*WHAT THE EXERCISE ASKS*.
Filter the listing below, please, and copy only the lines with the word "entries".
◆ ◆ ◆ ◆ ◆
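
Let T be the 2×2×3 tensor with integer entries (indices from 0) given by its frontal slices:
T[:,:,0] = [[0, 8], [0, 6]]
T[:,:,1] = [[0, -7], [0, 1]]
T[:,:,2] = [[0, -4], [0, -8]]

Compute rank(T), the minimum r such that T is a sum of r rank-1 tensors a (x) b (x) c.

Lower bound: the mode-1 unfolding of T (rows indexed by i, columns by (j,k) = (0,0), (0,1), (0,2), (1,0), (1,1), (1,2)) is [[0, 0, 0, 8, -7, -4], [0, 0, 0, 6, 1, -8]].
There the 2×2 minor on rows i ∈ {0, 1}, columns (j,k) ∈ {(1,0), (1,1)} is det [[8, -7], [6, 1]] = 50 ≠ 0, so this unfolding has rank ≥ 2; CP rank is at least every unfolding rank, so rank(T) ≥ 2. (Flattening ranks never certify an upper bound on CP rank; for that we must actually write T with 2 rank-1 terms.)
Upper bound — finding two terms. Every mode-2 slice of T is a multiple of one matrix: T[:,j,:] = b[j]·M with b = [0, 1] and M = [[8, -7, -4], [6, 1, -8]] (rows indexed by i, columns by k). So it suffices to write M as a sum of two rank-1 matrices.
Splitting M by its rows (i = 0, 1), M = [1, 0][8, -7, -4]ᵀ + [0, 1][6, 1, -8]ᵀ.
Hence T = [1, 0] (x) [0, 1] (x) [8, -7, -4] + [0, 1] (x) [0, 1] (x) [6, 1, -8], so rank(T) ≤ 2.
These bounds meet, so rank(T) = 2.
Check entry T[0,0,0] = 0: (1)·(0)·(8) + (0)·(0)·(6) = 0.

2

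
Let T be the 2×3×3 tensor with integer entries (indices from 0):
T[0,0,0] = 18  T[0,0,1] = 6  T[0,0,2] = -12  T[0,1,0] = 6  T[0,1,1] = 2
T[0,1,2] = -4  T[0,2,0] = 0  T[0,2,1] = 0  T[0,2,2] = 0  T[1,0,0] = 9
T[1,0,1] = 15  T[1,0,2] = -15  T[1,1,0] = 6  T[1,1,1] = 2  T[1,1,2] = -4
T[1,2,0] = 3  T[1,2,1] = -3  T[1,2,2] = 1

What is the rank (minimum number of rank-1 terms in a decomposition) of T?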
◆ ◆ ◆ ◆ ◆
*EXERCISE ANSWER*.
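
Let T be the 2×2×3 tensor with integer entries (indices from 0) given by its frontal slices:
Let T be the 2×3×3 tensor with integer entries (indices from 0):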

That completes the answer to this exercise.